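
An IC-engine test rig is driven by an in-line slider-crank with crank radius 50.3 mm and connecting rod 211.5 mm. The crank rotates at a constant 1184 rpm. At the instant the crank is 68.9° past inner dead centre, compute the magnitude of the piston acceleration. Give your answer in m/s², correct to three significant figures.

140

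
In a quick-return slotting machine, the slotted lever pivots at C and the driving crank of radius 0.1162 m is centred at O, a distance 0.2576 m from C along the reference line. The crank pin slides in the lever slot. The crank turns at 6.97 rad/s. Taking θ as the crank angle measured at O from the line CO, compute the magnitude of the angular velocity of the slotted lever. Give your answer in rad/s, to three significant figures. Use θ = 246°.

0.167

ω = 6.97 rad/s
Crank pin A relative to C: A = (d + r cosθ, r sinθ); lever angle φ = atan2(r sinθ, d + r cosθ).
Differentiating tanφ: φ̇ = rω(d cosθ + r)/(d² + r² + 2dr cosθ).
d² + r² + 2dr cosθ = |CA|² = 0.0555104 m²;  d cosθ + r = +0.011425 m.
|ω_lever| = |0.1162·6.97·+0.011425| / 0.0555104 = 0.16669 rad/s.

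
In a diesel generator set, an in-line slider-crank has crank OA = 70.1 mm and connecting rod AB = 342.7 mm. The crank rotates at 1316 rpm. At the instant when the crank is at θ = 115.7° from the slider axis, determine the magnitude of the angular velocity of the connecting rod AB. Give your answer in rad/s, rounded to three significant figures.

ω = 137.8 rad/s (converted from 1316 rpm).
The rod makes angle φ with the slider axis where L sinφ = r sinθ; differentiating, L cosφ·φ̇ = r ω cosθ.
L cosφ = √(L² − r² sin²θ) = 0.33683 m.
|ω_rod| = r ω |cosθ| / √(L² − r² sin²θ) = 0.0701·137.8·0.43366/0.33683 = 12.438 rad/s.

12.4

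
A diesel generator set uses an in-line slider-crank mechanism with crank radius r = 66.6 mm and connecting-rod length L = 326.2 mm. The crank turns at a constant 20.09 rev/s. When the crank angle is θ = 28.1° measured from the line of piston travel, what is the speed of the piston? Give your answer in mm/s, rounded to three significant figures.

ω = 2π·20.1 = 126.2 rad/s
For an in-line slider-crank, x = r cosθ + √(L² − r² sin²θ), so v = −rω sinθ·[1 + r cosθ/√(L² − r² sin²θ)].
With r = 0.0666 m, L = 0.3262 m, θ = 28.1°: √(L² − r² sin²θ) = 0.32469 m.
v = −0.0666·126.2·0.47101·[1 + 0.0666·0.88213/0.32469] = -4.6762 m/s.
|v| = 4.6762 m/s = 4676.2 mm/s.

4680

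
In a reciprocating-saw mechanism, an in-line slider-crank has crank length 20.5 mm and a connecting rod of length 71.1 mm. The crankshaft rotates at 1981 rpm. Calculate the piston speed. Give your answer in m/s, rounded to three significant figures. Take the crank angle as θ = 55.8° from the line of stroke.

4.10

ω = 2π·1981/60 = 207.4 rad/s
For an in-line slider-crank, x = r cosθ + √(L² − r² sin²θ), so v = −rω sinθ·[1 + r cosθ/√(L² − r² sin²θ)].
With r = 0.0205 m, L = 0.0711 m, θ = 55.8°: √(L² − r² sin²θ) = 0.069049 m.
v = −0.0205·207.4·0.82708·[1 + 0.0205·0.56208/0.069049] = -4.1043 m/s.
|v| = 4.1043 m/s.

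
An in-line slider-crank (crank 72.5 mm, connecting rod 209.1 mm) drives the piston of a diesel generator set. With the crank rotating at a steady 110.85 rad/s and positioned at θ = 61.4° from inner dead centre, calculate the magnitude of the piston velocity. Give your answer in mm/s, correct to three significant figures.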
* * *
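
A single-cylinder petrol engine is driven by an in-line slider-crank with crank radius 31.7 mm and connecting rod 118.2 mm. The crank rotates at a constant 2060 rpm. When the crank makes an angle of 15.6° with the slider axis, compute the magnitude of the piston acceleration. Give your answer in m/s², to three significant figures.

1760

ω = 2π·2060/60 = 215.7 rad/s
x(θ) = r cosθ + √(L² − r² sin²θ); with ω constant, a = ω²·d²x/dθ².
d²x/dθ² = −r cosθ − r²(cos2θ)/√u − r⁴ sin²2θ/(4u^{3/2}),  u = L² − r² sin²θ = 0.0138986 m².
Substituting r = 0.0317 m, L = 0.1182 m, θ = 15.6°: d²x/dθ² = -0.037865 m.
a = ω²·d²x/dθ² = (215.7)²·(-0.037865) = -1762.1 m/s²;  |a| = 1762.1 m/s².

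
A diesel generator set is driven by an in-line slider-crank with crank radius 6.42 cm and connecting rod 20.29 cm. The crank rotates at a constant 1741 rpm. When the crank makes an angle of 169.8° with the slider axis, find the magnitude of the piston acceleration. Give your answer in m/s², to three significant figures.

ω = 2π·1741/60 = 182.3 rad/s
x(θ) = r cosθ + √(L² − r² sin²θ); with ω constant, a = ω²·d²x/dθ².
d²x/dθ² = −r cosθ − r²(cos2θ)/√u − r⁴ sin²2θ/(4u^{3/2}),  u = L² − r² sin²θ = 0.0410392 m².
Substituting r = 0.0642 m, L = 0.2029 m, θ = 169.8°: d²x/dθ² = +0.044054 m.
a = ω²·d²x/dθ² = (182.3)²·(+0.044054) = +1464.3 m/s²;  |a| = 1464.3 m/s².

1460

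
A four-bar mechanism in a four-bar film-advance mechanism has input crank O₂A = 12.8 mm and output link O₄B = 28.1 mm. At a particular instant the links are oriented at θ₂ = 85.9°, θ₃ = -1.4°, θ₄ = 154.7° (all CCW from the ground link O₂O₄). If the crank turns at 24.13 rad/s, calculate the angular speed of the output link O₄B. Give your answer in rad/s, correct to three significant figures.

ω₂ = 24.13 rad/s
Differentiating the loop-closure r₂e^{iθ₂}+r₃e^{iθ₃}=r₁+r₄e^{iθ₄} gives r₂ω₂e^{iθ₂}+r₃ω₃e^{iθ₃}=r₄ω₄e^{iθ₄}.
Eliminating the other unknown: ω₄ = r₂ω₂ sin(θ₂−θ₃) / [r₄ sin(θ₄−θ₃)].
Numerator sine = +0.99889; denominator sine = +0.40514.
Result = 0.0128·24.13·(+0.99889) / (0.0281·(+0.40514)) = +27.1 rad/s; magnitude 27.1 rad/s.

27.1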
* * *
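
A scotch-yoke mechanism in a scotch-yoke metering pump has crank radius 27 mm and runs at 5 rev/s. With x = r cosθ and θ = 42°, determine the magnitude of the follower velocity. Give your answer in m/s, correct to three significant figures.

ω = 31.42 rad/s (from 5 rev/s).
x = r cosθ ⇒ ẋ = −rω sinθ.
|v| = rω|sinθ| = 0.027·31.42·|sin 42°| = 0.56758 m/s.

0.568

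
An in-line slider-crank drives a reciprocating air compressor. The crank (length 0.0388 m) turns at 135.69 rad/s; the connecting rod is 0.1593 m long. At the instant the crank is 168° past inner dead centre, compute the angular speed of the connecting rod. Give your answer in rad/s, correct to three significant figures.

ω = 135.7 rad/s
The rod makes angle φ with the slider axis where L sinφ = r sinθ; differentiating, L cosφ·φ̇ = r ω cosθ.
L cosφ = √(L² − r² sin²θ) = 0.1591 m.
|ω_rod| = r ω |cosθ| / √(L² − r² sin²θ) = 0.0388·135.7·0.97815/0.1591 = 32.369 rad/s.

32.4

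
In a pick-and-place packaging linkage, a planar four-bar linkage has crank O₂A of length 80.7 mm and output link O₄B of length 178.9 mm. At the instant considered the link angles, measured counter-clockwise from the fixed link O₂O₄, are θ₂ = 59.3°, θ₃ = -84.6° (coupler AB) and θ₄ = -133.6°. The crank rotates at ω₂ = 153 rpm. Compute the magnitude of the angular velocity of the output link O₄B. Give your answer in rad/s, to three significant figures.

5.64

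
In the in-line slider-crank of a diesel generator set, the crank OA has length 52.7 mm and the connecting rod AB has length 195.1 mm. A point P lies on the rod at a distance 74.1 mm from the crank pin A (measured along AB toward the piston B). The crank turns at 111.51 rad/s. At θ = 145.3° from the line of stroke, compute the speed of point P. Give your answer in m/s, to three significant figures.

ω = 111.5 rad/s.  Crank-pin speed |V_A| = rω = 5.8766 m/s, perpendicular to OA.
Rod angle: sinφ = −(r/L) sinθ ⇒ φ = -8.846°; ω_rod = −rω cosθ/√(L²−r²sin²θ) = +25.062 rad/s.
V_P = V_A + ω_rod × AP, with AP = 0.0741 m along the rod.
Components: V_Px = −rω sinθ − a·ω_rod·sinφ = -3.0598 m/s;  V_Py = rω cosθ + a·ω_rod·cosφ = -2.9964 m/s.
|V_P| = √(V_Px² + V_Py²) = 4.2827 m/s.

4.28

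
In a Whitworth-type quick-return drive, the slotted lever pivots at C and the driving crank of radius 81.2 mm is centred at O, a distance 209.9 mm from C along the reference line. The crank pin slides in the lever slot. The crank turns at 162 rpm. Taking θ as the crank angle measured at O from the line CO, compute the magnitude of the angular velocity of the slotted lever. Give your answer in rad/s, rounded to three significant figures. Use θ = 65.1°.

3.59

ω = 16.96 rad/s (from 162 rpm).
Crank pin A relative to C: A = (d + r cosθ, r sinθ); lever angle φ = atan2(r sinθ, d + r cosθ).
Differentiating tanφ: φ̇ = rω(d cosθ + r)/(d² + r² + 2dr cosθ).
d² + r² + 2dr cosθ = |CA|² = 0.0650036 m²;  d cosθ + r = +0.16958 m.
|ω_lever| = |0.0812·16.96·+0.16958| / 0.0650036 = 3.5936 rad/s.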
* * *
● EXERCISE REQUIREMENTS
Using the entries above, give again exactly the lines from the line holding "A diesel generator set uses" through the line holding "An in-line slider-crank (crank". Include both end lines and nothing else.

● ANSWER BELOW
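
A diesel generator set uses an in-line slider-crank mechanism with crank radius r = 66.6 mm and connecting-rod length L = 326.2 mm. The crank turns at a constant 20.09 rev/s. When the crank angle is θ = 28.1° measured from the line of piston travel, what is the speed of the piston? Give your answer in mm/s, rounded to three significant figures.

ω = 2π·20.1 = 126.2 rad/s
For an in-line slider-crank, x = r cosθ + √(L² − r² sin²θ), so v = −rω sinθ·[1 + r cosθ/√(L² − r² sin²θ)].
With r = 0.0666 m, L = 0.3262 m, θ = 28.1°: √(L² − r² sin²θ) = 0.32469 m.
v = −0.0666·126.2·0.47101·[1 + 0.0666·0.88213/0.32469] = -4.6762 m/s.
|v| = 4.6762 m/s = 4676.2 mm/s.

4680

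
In a reciprocating-saw mechanism, an in-line slider-crank has crank length 20.5 mm and a connecting rod of length 71.1 mm. The crankshaft rotates at 1981 rpm. Calculate the piston speed. Give your answer in m/s, rounded to three significant figures. Take the crank angle as θ = 55.8° from the line of stroke.

4.10

ω = 2π·1981/60 = 207.4 rad/s
For an in-line slider-crank, x = r cosθ + √(L² − r² sin²θ), so v = −rω sinθ·[1 + r cosθ/√(L² − r² sin²θ)].
With r = 0.0205 m, L = 0.0711 m, θ = 55.8°: √(L² − r² sin²θ) = 0.069049 m.
v = −0.0205·207.4·0.82708·[1 + 0.0205·0.56208/0.069049] = -4.1043 m/s.
|v| = 4.1043 m/s.

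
An in-line slider-crank (crank 72.5 mm, connecting rod 209.1 mm) drives the piston of a diesel generator set. With the crank rotating at a steady 110.85 rad/s and positioned at θ = 61.4° from inner dead centre, calculate the magnitude of the piston velocity. Give your answer in mm/s, correct to three significant figures.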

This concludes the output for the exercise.